AIM OF THE EXERCISE: What number of lines in the entries hold the string "states"? Answer with it alone.

MATERIAL FOR THE TASK Start Marker

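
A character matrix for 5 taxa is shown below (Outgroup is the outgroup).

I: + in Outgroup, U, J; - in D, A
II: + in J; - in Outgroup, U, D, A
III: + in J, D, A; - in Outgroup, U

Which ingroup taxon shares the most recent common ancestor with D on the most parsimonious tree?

Character polarity is set by the outgroup: the derived state is whichever differs from the outgroup's state, so for I the derived state is '-', and for the remaining characters it is '+'.
Only A and D show the derived state '-' for I, supporting them as a clade.
II: derived state '+' in J only — an autapomorphy, so it tells us nothing about relationships among taxa.
III: derived state '+' in A, D, and J only — synapomorphy for {A, D, J}.
Most parsimonious ingroup topology: (U,(J,(D,A))).
D and A form a cherry on this tree, so they are sister taxa.

A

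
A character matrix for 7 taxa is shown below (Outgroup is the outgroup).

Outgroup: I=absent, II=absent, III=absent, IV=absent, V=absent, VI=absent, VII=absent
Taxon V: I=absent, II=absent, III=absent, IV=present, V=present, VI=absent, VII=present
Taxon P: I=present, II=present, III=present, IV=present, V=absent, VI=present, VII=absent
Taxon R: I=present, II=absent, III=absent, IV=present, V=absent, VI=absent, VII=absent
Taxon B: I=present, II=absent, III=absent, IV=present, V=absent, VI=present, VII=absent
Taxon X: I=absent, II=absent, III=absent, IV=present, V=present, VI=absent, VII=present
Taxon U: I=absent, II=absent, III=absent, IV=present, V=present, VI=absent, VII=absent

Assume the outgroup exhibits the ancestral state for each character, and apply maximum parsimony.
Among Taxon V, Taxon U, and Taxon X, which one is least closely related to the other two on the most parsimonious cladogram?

Taxon U

The outgroup has state 'absent' for every character, so 'present' is the derived state throughout.
Only Taxon B, Taxon P, and Taxon R show the derived state 'present' for I, supporting them as a clade.
II: derived state 'present' in Taxon P only — an autapomorphy, so it tells us nothing about relationships among taxa.
III (derived state 'present') is unique to Taxon P (autapomorphy; uninformative for grouping).
All ingroup taxa share the derived state 'present' for IV; it defines the ingroup but does not resolve relationships within it.
V (derived state 'present') is shared by Taxon U, Taxon V, and Taxon X — a synapomorphy uniting that clade.
VI: derived state 'present' in Taxon B and Taxon P only — synapomorphy for {Taxon B, Taxon P}.
VII (derived state 'present') is shared by Taxon V and Taxon X — a synapomorphy uniting that clade.
Most parsimonious ingroup topology: (((Taxon V,Taxon X),Taxon U),((Taxon P,Taxon B),Taxon R)).
Taxon V and Taxon X share a more recent common ancestor with each other than either does with Taxon U, so Taxon U is the least closely related of the three.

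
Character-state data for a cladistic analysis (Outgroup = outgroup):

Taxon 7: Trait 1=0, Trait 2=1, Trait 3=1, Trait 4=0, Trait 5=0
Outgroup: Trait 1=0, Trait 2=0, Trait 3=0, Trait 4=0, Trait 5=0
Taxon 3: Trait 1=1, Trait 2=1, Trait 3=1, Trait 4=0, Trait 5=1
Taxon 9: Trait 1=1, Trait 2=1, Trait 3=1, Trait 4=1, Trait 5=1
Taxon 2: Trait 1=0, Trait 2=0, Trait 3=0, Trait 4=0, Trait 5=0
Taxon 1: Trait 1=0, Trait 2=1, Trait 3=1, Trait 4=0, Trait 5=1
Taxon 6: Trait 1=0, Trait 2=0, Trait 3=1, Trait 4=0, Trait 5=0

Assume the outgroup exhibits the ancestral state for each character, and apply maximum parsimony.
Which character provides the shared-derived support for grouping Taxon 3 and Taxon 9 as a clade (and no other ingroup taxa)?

The outgroup has state '0' for every character, so '1' is the derived state throughout.
Only Taxon 3 and Taxon 9 show the derived state '1' for Trait 1, supporting them as a clade.
Only Taxon 1, Taxon 3, Taxon 7, and Taxon 9 show the derived state '1' for Trait 2, supporting them as a clade.
Trait 3: derived state '1' in Taxon 1, Taxon 3, Taxon 6, Taxon 7, and Taxon 9 only — synapomorphy for {Taxon 1, Taxon 3, Taxon 6, Taxon 7, Taxon 9}.
Trait 4: derived state '1' in Taxon 9 only — an autapomorphy, so it tells us nothing about relationships among taxa.
Trait 5 (derived state '1') is shared by Taxon 1, Taxon 3, and Taxon 9 — a synapomorphy uniting that clade.
Most parsimonious ingroup topology: (Taxon 2,(((Taxon 1,(Taxon 3,Taxon 9)),Taxon 7),Taxon 6)).
The clade {Taxon 3, Taxon 9} is supported by Trait 1: its derived state '1' occurs in exactly those taxa and in no other taxon (including the outgroup).

Trait 1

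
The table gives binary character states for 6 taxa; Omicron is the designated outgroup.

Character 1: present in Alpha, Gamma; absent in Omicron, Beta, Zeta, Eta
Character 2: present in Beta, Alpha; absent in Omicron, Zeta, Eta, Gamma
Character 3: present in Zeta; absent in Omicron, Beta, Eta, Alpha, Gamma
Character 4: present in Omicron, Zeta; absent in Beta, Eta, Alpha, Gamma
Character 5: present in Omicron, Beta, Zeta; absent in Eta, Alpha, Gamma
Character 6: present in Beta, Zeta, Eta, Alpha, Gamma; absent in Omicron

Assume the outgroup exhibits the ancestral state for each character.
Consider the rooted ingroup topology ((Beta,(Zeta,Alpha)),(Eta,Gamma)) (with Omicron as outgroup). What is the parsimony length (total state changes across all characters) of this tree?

Map each character onto ((Beta,(Zeta,Alpha)),(Eta,Gamma)) (rooted by Omicron) and count the minimum state changes it requires (Fitch parsimony):
Character 1: 2; Character 2: 2; Character 3: 1; Character 4: 2; Character 5: 2; Character 6: 1.
Total tree length = 10.

10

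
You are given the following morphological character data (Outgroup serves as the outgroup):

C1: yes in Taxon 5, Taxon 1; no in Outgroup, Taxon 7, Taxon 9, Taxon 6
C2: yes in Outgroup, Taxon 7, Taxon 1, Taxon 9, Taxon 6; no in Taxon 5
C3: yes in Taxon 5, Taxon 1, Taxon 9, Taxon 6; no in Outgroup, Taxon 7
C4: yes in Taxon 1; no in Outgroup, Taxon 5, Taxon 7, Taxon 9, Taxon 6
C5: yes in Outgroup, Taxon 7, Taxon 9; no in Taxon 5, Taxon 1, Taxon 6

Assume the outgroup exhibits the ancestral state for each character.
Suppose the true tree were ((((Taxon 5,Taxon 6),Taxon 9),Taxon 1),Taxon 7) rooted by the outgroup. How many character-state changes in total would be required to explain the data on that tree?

7

Map each character onto ((((Taxon 5,Taxon 6),Taxon 9),Taxon 1),Taxon 7) (rooted by Outgroup) and count the minimum state changes it requires (Fitch parsimony):
C1: 2; C2: 1; C3: 1; C4: 1; C5: 2.
Total tree length = 7.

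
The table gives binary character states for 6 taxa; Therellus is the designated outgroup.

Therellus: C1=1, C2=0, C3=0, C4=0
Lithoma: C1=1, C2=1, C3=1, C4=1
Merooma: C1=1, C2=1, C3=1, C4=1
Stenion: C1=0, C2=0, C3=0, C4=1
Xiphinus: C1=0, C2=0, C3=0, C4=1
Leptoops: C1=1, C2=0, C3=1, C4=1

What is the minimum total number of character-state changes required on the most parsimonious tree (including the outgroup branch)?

4

Character polarity is set by the outgroup: the derived state is whichever differs from the outgroup's state, so for C1 the derived state is '0', and for the remaining characters it is '1'.
C1: derived state '0' in Stenion and Xiphinus only — synapomorphy for {Stenion, Xiphinus}.
C2: derived state '1' in Lithoma and Merooma only — synapomorphy for {Lithoma, Merooma}.
C3: derived state '1' in Leptoops, Lithoma, and Merooma only — synapomorphy for {Leptoops, Lithoma, Merooma}.
All ingroup taxa share the derived state '1' for C4; it defines the ingroup but does not resolve relationships within it.
Most parsimonious ingroup topology: (((Lithoma,Merooma),Leptoops),(Stenion,Xiphinus)).
Changes per character on this tree: C1: 1; C2: 1; C3: 1; C4: 1.
Total = 4.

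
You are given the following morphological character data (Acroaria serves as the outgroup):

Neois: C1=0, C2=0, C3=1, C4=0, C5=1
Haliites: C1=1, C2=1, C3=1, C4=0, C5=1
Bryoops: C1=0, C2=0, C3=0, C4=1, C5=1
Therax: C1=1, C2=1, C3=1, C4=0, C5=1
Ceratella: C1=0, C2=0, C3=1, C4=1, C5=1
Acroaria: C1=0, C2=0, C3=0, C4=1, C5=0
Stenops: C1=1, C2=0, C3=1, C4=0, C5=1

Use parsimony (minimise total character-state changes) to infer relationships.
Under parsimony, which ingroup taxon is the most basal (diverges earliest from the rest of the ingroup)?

Character polarity is set by the outgroup: the derived state is whichever differs from the outgroup's state, so for C4 the derived state is '0', and for the remaining characters it is '1'.
C1: derived state '1' in Haliites, Stenops, and Therax only — synapomorphy for {Haliites, Stenops, Therax}.
Only Haliites and Therax show the derived state '1' for C2, supporting them as a clade.
C3: derived state '1' in Ceratella, Haliites, Neois, Stenops, and Therax only — synapomorphy for {Ceratella, Haliites, Neois, Stenops, Therax}.
C4: derived state '0' in Haliites, Neois, Stenops, and Therax only — synapomorphy for {Haliites, Neois, Stenops, Therax}.
C5 (derived state '1') is shared by all ingroup taxa — unites the whole ingroup.
Most parsimonious ingroup topology: (((Neois,((Therax,Haliites),Stenops)),Ceratella),Bryoops).
Bryoops is sister to the clade containing all other ingroup taxa, so it is the earliest-diverging (most basal) ingroup lineage.

Bryoops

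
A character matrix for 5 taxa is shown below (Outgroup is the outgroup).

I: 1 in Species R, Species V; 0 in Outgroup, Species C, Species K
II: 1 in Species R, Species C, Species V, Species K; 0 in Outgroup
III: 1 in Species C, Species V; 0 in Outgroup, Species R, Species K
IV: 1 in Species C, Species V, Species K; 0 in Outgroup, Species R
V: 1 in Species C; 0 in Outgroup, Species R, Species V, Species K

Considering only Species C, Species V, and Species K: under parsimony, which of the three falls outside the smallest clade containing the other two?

The outgroup has state '0' for every character, so '1' is the derived state throughout.
I groups Species R and Species V, which is incompatible with the clades supported by the remaining characters; treating it as convergent (homoplasy) costs fewer steps than any alternative tree.
All ingroup taxa share the derived state '1' for II; it defines the ingroup but does not resolve relationships within it.
III (derived state '1') is shared by Species C and Species V — a synapomorphy uniting that clade.
Only Species C, Species K, and Species V show the derived state '1' for IV, supporting them as a clade.
V: derived state '1' in Species C only — an autapomorphy, so it tells us nothing about relationships among taxa.
Most parsimonious ingroup topology: (Species R,((Species C,Species V),Species K)).
Species C and Species V share a more recent common ancestor with each other than either does with Species K, so Species K is the least closely related of the three.

Species K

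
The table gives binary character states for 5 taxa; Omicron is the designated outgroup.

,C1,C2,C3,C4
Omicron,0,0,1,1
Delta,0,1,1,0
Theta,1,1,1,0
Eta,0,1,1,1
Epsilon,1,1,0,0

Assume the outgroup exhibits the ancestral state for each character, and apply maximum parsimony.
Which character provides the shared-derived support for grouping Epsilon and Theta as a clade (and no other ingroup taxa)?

Character polarity is set by the outgroup: the derived state is whichever differs from the outgroup's state, so for C3, C4 the derived state is '0', and for the remaining characters it is '1'.
C1 (derived state '1') is shared by Epsilon and Theta — a synapomorphy uniting that clade.
All ingroup taxa share the derived state '1' for C2; it defines the ingroup but does not resolve relationships within it.
C3 (derived state '0') is unique to Epsilon (autapomorphy; uninformative for grouping).
Only Delta, Epsilon, and Theta show the derived state '0' for C4, supporting them as a clade.
Most parsimonious ingroup topology: ((Delta,(Theta,Epsilon)),Eta).
The clade {Epsilon, Theta} is supported by C1: its derived state '1' occurs in exactly those taxa and in no other taxon (including the outgroup).

C1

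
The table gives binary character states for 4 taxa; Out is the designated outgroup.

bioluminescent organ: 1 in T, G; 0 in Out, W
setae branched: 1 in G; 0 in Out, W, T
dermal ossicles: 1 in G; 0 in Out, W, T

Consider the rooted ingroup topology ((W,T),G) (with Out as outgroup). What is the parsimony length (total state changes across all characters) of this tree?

Map each character onto ((W,T),G) (rooted by Out) and count the minimum state changes it requires (Fitch parsimony):
bioluminescent organ: 2; setae branched: 1; dermal ossicles: 1.
Total tree length = 4.

4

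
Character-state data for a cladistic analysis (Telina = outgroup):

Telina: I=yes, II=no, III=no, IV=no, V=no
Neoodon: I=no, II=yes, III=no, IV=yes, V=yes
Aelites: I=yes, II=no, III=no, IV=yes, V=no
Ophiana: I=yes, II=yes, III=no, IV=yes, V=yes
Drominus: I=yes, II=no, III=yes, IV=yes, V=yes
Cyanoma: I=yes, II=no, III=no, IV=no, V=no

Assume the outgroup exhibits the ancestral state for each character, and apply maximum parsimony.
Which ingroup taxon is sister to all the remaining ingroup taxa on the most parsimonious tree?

Cyanoma

Character polarity is set by the outgroup: the derived state is whichever differs from the outgroup's state, so for I the derived state is 'no', and for the remaining characters it is 'yes'.
I (derived state 'no') is unique to Neoodon (autapomorphy; uninformative for grouping).
II: derived state 'yes' in Neoodon and Ophiana only — synapomorphy for {Neoodon, Ophiana}.
III: derived state 'yes' in Drominus only — an autapomorphy, so it tells us nothing about relationships among taxa.
Only Aelites, Drominus, Neoodon, and Ophiana show the derived state 'yes' for IV, supporting them as a clade.
Only Drominus, Neoodon, and Ophiana show the derived state 'yes' for V, supporting them as a clade.
Most parsimonious ingroup topology: ((((Neoodon,Ophiana),Drominus),Aelites),Cyanoma).
Cyanoma is sister to the clade containing all other ingroup taxa, so it is the earliest-diverging (most basal) ingroup lineage.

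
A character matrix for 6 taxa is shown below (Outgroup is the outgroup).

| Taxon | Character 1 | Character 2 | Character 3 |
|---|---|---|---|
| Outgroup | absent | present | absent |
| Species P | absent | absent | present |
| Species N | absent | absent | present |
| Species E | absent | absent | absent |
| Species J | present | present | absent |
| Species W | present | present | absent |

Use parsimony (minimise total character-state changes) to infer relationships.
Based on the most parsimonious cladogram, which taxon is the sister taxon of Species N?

Character polarity is set by the outgroup: the derived state is whichever differs from the outgroup's state, so for Character 2 the derived state is 'absent', and for the remaining characters it is 'present'.
Character 1: derived state 'present' in Species J and Species W only — synapomorphy for {Species J, Species W}.
Character 2 (derived state 'absent') is shared by Species E, Species N, and Species P — a synapomorphy uniting that clade.
Character 3: derived state 'present' in Species N and Species P only — synapomorphy for {Species N, Species P}.
Most parsimonious ingroup topology: (((Species P,Species N),Species E),(Species J,Species W)).
Species N and Species P form a cherry on this tree, so they are sister taxa.

Species P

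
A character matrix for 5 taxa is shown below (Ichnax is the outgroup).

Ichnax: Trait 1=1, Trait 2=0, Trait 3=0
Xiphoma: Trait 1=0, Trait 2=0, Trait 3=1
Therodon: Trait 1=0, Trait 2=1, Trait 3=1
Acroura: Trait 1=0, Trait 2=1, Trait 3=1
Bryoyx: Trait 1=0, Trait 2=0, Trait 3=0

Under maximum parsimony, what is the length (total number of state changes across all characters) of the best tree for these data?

Character polarity is set by the outgroup: the derived state is whichever differs from the outgroup's state, so for Trait 1 the derived state is '0', and for the remaining characters it is '1'.
All ingroup taxa share the derived state '0' for Trait 1; it defines the ingroup but does not resolve relationships within it.
Only Acroura and Therodon show the derived state '1' for Trait 2, supporting them as a clade.
Trait 3: derived state '1' in Acroura, Therodon, and Xiphoma only — synapomorphy for {Acroura, Therodon, Xiphoma}.
Most parsimonious ingroup topology: ((Xiphoma,(Therodon,Acroura)),Bryoyx).
Changes per character on this tree: Trait 1: 1; Trait 2: 1; Trait 3: 1.
Total = 3.

3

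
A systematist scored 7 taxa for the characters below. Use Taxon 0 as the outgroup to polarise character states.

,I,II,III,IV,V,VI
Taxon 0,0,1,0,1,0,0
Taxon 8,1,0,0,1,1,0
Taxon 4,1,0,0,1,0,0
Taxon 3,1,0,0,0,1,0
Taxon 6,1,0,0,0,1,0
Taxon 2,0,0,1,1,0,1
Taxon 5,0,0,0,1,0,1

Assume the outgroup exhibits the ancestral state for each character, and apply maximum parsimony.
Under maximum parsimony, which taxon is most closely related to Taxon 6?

Taxon 3

Character polarity is set by the outgroup: the derived state is whichever differs from the outgroup's state, so for II, IV the derived state is '0', and for the remaining characters it is '1'.
I: derived state '1' in Taxon 3, Taxon 4, Taxon 6, and Taxon 8 only — synapomorphy for {Taxon 3, Taxon 4, Taxon 6, Taxon 8}.
II (derived state '0') is shared by all ingroup taxa — unites the whole ingroup.
III (derived state '1') is unique to Taxon 2 (autapomorphy; uninformative for grouping).
IV: derived state '0' in Taxon 3 and Taxon 6 only — synapomorphy for {Taxon 3, Taxon 6}.
Only Taxon 3, Taxon 6, and Taxon 8 show the derived state '1' for V, supporting them as a clade.
VI (derived state '1') is shared by Taxon 2 and Taxon 5 — a synapomorphy uniting that clade.
Most parsimonious ingroup topology: (((Taxon 8,(Taxon 3,Taxon 6)),Taxon 4),(Taxon 2,Taxon 5)).
Taxon 6 and Taxon 3 form a cherry on this tree, so they are sister taxa.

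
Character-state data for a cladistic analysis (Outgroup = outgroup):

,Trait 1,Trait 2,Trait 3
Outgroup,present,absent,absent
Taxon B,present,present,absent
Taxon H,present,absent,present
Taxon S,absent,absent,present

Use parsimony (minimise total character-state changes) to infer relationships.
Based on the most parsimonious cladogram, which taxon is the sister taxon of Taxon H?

Taxon S

Character polarity is set by the outgroup: the derived state is whichever differs from the outgroup's state, so for Trait 1 the derived state is 'absent', and for the remaining characters it is 'present'.
Trait 1 (derived state 'absent') is unique to Taxon S (autapomorphy; uninformative for grouping).
Trait 2: derived state 'present' in Taxon B only — an autapomorphy, so it tells us nothing about relationships among taxa.
Only Taxon H and Taxon S show the derived state 'present' for Trait 3, supporting them as a clade.
Most parsimonious ingroup topology: ((Taxon S,Taxon H),Taxon B).
Taxon H and Taxon S form a cherry on this tree, so they are sister taxa.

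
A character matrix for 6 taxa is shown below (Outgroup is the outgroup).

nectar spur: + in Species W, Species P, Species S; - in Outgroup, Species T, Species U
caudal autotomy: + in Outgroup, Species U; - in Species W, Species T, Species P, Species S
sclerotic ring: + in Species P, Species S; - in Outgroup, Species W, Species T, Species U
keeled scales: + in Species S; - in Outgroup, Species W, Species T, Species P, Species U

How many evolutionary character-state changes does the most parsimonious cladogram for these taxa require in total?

Character polarity is set by the outgroup: the derived state is whichever differs from the outgroup's state, so for caudal autotomy the derived state is '-', and for the remaining characters it is '+'.
Only Species P, Species S, and Species W show the derived state '+' for nectar spur, supporting them as a clade.
caudal autotomy (derived state '-') is shared by Species P, Species S, Species T, and Species W — a synapomorphy uniting that clade.
sclerotic ring: derived state '+' in Species P and Species S only — synapomorphy for {Species P, Species S}.
keeled scales (derived state '+') is unique to Species S (autapomorphy; uninformative for grouping).
Most parsimonious ingroup topology: (((Species W,(Species P,Species S)),Species T),Species U).
Changes per character on this tree: nectar spur: 1; caudal autotomy: 1; sclerotic ring: 1; keeled scales: 1.
Total = 4.

4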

MATERIAL FOR THE TASK End Marker

WRITTEN SOLUTION: 5